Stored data
----

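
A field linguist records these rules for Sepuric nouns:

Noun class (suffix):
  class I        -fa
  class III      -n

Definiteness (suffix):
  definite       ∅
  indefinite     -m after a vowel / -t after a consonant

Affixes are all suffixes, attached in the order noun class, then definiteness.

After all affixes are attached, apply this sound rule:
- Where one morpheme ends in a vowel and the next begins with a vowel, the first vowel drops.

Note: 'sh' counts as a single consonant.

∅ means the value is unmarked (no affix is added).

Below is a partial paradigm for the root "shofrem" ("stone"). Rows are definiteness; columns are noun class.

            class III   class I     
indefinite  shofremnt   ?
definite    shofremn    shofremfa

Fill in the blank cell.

Attach noun class class I -fa → shofremfa.
Attach definiteness indefinite -m (after vowel 'a') → shofremfam.
Vowel deletion: no change.

shofremfam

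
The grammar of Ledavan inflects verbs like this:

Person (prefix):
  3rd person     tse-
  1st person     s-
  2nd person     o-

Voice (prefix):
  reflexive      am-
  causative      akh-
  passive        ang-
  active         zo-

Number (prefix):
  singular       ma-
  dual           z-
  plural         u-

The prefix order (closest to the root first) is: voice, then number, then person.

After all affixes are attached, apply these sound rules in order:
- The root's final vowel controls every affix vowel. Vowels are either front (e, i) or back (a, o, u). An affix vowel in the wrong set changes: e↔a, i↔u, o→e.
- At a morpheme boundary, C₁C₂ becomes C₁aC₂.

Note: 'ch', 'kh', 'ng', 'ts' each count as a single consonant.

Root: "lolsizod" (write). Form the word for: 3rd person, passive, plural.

tsauangalolsizod

Attach voice passive ang- → anglolsizod.
Attach number plural u- → uanglolsizod.
Attach person 3rd person tse- → tseuanglolsizod.
Apply vowel harmony: tseuanglolsizod → tsauanglolsizod.
Apply epenthesis: tsauanglolsizod → tsauangalolsizod.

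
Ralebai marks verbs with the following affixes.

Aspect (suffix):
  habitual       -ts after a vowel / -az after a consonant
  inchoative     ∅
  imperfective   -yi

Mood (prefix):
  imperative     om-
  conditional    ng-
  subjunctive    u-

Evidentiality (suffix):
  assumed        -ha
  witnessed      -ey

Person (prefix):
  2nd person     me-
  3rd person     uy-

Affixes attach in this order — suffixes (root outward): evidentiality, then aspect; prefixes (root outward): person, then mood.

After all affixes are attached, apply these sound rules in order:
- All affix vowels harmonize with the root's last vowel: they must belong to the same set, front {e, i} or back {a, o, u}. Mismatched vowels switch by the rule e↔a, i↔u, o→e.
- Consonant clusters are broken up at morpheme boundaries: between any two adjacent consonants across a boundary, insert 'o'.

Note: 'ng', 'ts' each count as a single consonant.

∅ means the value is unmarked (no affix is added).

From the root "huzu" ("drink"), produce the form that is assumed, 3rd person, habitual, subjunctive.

Attach person 3rd person uy- → uyhuzu.
Attach mood subjunctive u- → uuyhuzu.
Attach evidentiality assumed -ha → uuyhuzuha.
Attach aspect habitual -ts (after vowel 'a') → uuyhuzuhats.
Vowel harmony: no change.
Apply epenthesis: uuyhuzuhats → uuyohuzuhats.

uuyohuzuhats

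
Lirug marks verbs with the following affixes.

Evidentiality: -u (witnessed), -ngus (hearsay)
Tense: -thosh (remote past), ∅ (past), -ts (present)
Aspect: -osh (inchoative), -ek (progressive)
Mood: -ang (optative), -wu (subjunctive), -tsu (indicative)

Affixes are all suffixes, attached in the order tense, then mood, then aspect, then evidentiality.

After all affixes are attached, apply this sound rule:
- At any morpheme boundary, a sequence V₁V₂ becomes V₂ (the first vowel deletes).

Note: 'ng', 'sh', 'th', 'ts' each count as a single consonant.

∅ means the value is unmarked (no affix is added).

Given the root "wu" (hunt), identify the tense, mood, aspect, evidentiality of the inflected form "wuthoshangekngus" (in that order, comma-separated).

Segment: wu-thosh-ang-ek-ngus.
tense: -thosh → remote past.
mood: -ang → optative.
aspect: -ek → progressive.
evidentiality: -ngus → hearsay.

remote past, optative, progressive, hearsay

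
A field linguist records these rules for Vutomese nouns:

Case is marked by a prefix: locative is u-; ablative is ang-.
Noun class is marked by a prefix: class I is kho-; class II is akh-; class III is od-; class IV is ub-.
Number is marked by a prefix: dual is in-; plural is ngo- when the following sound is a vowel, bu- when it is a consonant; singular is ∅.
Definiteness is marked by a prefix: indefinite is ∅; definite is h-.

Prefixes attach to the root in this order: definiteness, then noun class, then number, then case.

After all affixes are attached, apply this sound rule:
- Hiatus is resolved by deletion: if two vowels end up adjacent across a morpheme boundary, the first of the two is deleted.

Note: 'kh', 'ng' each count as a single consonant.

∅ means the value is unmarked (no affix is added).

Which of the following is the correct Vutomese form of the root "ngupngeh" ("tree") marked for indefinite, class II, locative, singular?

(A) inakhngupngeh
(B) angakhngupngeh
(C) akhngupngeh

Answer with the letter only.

C

definiteness = indefinite: zero marking, form stays ngupngeh.
Attach noun class class II akh- → akhngupngeh.
number = singular: zero marking, form stays akhngupngeh.
Attach case locative u- → uakhngupngeh.
Apply vowel deletion: uakhngupngeh → akhngupngeh.
So the correct form is akhngupngeh, option (C).
(A) inakhngupngeh is wrong: it uses dual instead of singular for number.
(B) angakhngupngeh is wrong: it uses ablative instead of locative for case.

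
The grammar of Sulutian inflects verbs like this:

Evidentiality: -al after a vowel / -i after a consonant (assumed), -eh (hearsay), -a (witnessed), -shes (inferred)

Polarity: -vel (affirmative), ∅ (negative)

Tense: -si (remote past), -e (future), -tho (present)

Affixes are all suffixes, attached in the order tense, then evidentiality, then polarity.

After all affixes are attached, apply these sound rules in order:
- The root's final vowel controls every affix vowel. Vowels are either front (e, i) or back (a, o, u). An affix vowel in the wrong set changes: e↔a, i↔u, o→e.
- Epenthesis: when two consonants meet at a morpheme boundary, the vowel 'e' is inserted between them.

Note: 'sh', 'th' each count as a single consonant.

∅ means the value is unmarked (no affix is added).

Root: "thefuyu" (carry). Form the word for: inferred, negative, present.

Attach tense present -tho → thefuyutho.
Attach evidentiality inferred -shes → thefuyuthoshes.
polarity = negative: zero marking, form stays thefuyuthoshes.
Apply vowel harmony: thefuyuthoshes → thefuyuthoshas.
Epenthesis: no change.

thefuyuthoshas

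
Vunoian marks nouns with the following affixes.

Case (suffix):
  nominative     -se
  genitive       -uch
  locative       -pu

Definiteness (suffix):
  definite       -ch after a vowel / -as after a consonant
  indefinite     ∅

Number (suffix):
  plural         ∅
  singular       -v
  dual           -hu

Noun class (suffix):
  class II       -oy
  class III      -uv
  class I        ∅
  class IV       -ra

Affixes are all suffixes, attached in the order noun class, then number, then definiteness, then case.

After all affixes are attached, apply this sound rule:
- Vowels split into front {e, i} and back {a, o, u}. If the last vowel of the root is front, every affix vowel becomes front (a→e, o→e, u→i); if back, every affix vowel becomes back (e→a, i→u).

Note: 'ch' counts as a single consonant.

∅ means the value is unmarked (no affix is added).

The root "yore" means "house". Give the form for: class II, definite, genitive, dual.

Attach noun class class II -oy → yoreoy.
Attach number dual -hu → yoreoyhu.
Attach definiteness definite -ch (after vowel 'u') → yoreoyhuch.
Attach case genitive -uch → yoreoyhuchuch.
Apply vowel harmony: yoreoyhuchuch → yoreeyhichich.

yoreeyhichich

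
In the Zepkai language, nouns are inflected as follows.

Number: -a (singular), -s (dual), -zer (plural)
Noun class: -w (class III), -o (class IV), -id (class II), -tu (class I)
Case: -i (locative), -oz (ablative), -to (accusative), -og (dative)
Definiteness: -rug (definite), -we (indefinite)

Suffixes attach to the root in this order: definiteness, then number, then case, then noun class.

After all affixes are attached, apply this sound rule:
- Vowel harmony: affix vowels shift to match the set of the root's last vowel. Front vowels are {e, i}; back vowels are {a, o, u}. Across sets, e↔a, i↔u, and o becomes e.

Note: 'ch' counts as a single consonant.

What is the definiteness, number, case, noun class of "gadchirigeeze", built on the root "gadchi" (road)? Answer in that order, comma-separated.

Segment: gadchi-rug-a-oz-o.
definiteness: -rug → definite.
number: -a → singular.
case: -oz → ablative.
noun class: -o → class IV.

definite, singular, ablative, class IV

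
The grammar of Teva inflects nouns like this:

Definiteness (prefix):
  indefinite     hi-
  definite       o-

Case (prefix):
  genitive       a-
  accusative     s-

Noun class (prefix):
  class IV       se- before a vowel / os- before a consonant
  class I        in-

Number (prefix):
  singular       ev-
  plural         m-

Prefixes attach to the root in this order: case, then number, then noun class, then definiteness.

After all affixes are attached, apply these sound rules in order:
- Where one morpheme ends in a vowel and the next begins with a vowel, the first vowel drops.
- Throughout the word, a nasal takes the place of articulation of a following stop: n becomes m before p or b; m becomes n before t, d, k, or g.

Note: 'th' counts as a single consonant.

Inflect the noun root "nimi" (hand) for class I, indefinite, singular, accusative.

Attach case accusative s- → snimi.
Attach number singular ev- → evsnimi.
Attach noun class class I in- → inevsnimi.
Attach definiteness indefinite hi- → hiinevsnimi.
Apply vowel deletion: hiinevsnimi → hinevsnimi.
Nasal assimilation: no change.

hinevsnimi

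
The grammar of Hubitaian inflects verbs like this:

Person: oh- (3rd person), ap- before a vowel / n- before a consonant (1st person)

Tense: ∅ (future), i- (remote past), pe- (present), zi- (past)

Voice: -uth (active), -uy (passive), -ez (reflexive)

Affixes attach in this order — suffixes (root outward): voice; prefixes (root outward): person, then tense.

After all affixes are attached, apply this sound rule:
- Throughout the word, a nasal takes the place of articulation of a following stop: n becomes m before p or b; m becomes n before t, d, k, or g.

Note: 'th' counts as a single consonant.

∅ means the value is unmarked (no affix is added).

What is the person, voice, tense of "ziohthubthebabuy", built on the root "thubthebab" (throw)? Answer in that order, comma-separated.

3rd person, passive, past

Segment: zi-oh-thubthebab-uy.
person: oh- → 3rd person.
voice: -uy → passive.
tense: zi- → past.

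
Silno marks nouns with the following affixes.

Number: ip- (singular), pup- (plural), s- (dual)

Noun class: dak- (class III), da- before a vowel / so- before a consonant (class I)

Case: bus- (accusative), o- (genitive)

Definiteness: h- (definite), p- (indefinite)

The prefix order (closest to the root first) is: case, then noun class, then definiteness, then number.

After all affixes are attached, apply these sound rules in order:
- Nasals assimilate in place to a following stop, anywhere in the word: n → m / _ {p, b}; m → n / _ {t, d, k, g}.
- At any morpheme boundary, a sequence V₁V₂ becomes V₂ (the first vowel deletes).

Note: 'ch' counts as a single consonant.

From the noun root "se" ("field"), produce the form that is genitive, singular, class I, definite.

Attach case genitive o- → ose.
Attach noun class class I da- (before vowel 'o') → daose.
Attach definiteness definite h- → hdaose.
Attach number singular ip- → iphdaose.
Nasal assimilation: no change.
Apply vowel deletion: iphdaose → iphdose.

iphdose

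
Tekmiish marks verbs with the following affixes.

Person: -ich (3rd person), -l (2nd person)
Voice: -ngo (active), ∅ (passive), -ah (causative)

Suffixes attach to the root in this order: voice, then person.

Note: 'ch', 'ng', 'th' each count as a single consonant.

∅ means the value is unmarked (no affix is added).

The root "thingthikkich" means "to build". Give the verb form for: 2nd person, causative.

Attach voice causative -ah → thingthikkichah.
Attach person 2nd person -l → thingthikkichahl.

thingthikkichahl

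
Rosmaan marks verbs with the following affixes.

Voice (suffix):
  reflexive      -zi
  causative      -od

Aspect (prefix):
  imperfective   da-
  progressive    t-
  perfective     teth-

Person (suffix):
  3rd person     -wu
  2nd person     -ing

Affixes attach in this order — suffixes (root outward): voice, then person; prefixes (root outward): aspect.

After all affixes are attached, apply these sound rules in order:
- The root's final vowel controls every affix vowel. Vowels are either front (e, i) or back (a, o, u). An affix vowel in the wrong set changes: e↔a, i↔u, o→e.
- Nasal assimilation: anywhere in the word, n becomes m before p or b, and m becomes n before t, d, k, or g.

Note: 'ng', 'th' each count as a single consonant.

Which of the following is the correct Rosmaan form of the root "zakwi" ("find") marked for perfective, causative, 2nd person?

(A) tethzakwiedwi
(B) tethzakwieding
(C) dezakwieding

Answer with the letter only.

Attach aspect perfective teth- → tethzakwi.
Attach voice causative -od → tethzakwiod.
Attach person 2nd person -ing → tethzakwioding.
Apply vowel harmony: tethzakwioding → tethzakwieding.
Nasal assimilation: no change.
So the correct form is tethzakwieding, option (B).
(C) dezakwieding is wrong: it uses imperfective instead of perfective for aspect.
(A) tethzakwiedwi is wrong: it uses 3rd person instead of 2nd person for person.

B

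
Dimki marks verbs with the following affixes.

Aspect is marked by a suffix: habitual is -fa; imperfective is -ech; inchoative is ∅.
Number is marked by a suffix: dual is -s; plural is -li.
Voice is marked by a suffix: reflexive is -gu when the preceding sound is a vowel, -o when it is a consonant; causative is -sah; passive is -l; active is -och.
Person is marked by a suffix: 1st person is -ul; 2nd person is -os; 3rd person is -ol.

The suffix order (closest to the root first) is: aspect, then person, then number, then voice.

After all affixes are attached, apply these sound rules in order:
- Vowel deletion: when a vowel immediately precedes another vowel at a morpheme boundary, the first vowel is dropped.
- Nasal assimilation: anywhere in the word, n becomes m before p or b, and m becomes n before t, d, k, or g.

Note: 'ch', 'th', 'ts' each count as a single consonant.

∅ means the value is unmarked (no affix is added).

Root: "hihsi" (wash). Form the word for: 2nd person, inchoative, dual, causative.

aspect = inchoative: zero marking, form stays hihsi.
Attach person 2nd person -os → hihsios.
Attach number dual -s → hihsioss.
Attach voice causative -sah → hihsiosssah.
Apply vowel deletion: hihsiosssah → hihsosssah.
Nasal assimilation: no change.

hihsosssah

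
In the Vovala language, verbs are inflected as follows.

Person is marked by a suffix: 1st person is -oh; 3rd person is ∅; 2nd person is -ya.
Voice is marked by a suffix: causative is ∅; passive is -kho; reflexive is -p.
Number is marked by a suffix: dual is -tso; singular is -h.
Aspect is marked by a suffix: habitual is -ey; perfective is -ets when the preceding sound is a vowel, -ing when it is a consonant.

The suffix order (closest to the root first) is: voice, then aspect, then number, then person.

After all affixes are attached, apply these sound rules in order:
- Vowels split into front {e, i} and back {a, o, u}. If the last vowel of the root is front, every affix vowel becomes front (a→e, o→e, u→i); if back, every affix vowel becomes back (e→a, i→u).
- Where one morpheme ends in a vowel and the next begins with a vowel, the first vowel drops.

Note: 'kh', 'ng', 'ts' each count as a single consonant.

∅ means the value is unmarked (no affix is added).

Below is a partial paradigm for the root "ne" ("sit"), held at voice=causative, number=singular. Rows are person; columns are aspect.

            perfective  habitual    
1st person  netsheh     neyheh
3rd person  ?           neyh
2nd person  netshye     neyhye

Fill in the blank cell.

netsh

voice = causative: zero marking, form stays ne.
Attach aspect perfective -ets (after vowel 'e') → neets.
Attach number singular -h → neetsh.
person = 3rd person: zero marking, form stays neetsh.
Vowel harmony: no change.
Apply vowel deletion: neetsh → netsh.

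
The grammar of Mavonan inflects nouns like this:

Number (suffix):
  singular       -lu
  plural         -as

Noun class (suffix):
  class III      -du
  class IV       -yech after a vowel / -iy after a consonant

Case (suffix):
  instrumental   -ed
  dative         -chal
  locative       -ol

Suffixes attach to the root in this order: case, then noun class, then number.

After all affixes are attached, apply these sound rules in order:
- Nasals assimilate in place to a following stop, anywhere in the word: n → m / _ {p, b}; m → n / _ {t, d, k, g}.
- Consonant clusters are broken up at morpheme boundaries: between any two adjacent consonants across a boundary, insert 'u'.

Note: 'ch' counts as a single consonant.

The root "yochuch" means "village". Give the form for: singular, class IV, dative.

Attach case dative -chal → yochuchchal.
Attach noun class class IV -iy (after consonant 'l') → yochuchchaliy.
Attach number singular -lu → yochuchchaliylu.
Nasal assimilation: no change.
Apply epenthesis: yochuchchaliylu → yochuchuchaliyulu.

yochuchuchaliyulu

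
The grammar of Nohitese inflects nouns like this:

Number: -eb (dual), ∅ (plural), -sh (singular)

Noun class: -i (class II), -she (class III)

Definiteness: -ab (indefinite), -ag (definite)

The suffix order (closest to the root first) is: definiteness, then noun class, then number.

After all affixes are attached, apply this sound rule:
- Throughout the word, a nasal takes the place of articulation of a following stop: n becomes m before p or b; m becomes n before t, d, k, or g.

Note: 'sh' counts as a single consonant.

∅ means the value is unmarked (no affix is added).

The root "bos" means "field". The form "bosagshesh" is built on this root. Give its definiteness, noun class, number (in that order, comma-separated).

definite, class III, singular

Segment: bos-ag-she-sh.
definiteness: -ag → definite.
noun class: -she → class III.
number: -sh → singular.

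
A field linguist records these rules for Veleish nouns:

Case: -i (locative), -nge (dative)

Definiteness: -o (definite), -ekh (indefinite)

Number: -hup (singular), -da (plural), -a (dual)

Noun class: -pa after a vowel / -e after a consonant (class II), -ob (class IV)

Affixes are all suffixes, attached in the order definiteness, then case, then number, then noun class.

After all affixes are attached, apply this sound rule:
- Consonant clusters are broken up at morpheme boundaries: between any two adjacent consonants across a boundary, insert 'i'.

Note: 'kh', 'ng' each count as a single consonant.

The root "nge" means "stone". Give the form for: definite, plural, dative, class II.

Attach definiteness definite -o → ngeo.
Attach case dative -nge → ngeonge.
Attach number plural -da → ngeongeda.
Attach noun class class II -pa (after vowel 'a') → ngeongedapa.
Epenthesis: no change.

ngeongedapa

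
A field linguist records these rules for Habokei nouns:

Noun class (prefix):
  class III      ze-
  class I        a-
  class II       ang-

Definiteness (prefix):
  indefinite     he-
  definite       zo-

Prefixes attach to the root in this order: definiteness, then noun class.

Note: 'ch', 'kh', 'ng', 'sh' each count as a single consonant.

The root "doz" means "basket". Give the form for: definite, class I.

azodoz

Attach definiteness definite zo- → zodoz.
Attach noun class class I a- → azodoz.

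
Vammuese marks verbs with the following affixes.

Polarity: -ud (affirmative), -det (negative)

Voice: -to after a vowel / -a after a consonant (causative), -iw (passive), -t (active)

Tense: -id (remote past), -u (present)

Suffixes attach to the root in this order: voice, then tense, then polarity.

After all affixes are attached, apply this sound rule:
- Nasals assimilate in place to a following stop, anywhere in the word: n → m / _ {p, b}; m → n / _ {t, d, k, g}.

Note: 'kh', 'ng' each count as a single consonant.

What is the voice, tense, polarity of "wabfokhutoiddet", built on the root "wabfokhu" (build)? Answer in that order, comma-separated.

Segment: wabfokhu-to-id-det.
voice: -to/a → causative.
tense: -id → remote past.
polarity: -det → negative.

causative, remote past, negative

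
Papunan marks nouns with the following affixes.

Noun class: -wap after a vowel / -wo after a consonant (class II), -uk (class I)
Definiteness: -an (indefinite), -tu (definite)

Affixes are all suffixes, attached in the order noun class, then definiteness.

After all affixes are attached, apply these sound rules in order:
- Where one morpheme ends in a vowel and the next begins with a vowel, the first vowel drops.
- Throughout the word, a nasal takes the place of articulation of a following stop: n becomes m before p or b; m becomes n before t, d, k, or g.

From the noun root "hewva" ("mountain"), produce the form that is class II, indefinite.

hewvawapan

Attach noun class class II -wap (after vowel 'a') → hewvawap.
Attach definiteness indefinite -an → hewvawapan.
Vowel deletion: no change.
Nasal assimilation: no change.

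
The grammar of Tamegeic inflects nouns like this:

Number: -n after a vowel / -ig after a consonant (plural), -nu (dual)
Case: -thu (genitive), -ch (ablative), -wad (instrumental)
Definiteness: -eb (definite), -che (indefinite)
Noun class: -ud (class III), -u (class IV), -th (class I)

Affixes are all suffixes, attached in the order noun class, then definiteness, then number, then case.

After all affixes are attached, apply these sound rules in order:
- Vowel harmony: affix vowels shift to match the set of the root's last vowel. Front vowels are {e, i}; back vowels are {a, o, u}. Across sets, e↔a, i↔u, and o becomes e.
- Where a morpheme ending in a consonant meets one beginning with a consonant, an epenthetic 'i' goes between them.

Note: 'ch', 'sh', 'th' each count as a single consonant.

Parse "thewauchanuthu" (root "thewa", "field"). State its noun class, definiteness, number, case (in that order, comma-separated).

Segment: thewa-u-che-nu-thu.
noun class: -u → class IV.
definiteness: -che → indefinite.
number: -nu → dual.
case: -thu → genitive.

class IV, indefinite, dual, genitive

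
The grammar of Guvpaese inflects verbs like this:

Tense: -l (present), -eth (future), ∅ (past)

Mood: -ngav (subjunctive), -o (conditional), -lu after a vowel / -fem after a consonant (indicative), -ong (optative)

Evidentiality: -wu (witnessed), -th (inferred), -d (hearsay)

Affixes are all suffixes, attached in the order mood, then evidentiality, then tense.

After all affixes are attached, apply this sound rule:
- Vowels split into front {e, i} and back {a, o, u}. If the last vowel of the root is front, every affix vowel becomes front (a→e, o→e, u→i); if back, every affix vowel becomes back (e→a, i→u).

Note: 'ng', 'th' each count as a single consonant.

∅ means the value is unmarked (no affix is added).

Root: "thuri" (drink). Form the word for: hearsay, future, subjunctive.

thuringevdeth

Attach mood subjunctive -ngav → thuringav.
Attach evidentiality hearsay -d → thuringavd.
Attach tense future -eth → thuringavdeth.
Apply vowel harmony: thuringavdeth → thuringevdeth.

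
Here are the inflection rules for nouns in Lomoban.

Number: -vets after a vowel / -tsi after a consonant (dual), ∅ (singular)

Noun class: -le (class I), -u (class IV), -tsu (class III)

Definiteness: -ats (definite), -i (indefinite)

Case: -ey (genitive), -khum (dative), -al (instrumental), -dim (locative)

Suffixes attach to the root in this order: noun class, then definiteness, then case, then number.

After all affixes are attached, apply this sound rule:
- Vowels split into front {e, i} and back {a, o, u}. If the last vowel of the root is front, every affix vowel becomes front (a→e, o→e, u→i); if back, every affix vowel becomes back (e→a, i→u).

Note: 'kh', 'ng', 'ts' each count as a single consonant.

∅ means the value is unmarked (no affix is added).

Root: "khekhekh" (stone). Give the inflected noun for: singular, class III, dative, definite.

khekhekhtsietskhim

Attach noun class class III -tsu → khekhekhtsu.
Attach definiteness definite -ats → khekhekhtsuats.
Attach case dative -khum → khekhekhtsuatskhum.
number = singular: zero marking, form stays khekhekhtsuatskhum.
Apply vowel harmony: khekhekhtsuatskhum → khekhekhtsietskhim.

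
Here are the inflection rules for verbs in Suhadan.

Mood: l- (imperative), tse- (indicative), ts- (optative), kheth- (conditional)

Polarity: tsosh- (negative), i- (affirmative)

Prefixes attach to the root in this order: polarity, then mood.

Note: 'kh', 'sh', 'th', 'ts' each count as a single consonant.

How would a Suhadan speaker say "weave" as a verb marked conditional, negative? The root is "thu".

khethtsoshthu

Attach polarity negative tsosh- → tsoshthu.
Attach mood conditional kheth- → khethtsoshthu.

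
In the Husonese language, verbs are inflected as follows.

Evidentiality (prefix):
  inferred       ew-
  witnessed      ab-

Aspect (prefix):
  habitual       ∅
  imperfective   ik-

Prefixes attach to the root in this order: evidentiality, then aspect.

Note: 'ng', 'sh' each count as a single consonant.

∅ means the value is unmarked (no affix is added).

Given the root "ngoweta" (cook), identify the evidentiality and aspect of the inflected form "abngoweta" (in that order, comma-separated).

witnessed, habitual

Segment: ab-ngoweta.
evidentiality: ab- → witnessed.
aspect: ∅ → habitual.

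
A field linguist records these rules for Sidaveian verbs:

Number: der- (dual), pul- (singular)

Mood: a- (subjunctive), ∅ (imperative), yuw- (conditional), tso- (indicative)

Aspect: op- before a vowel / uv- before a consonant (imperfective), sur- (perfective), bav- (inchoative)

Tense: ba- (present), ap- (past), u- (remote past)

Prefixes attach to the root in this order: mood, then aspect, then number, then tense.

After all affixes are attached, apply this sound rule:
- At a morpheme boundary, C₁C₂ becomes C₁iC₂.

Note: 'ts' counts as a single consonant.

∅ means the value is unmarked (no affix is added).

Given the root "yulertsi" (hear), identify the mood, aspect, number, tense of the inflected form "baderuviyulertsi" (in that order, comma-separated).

Segment: ba-der-uv-yulertsi.
mood: ∅ → imperative.
aspect: op/uv- → imperfective.
number: der- → dual.
tense: ba- → present.

imperative, imperfective, dual, present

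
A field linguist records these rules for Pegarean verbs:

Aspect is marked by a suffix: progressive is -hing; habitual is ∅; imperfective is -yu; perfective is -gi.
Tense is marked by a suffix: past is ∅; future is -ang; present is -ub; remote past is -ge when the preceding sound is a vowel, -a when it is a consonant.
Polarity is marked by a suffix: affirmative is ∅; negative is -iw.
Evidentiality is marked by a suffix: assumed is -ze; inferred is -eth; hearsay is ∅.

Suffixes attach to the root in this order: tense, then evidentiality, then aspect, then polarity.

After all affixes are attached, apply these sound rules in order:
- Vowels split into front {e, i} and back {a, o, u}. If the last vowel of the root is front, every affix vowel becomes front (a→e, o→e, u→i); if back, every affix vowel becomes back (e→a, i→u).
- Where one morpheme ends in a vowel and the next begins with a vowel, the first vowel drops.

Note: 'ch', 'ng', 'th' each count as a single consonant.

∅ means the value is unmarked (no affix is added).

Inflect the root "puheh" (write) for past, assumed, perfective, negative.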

----

■ **TASK BRIEF**
Looking over the records, find each line with the word "active" and copy it.

■ **ANSWER FOR THIS EXERCISE**
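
  active         zo-
Voice: -uth (active), -uy (passive), -ez (reflexive)
Voice: -ngo (active), ∅ (passive), -ah (causative)
Voice is marked by a suffix: reflexive is -gu when the preceding sound is a vowel, -o when it is a consonant; causative is -sah; passive is -l; active is -och.
Voice: -to after a vowel / -a after a consonant (causative), -iw (passive), -t (active)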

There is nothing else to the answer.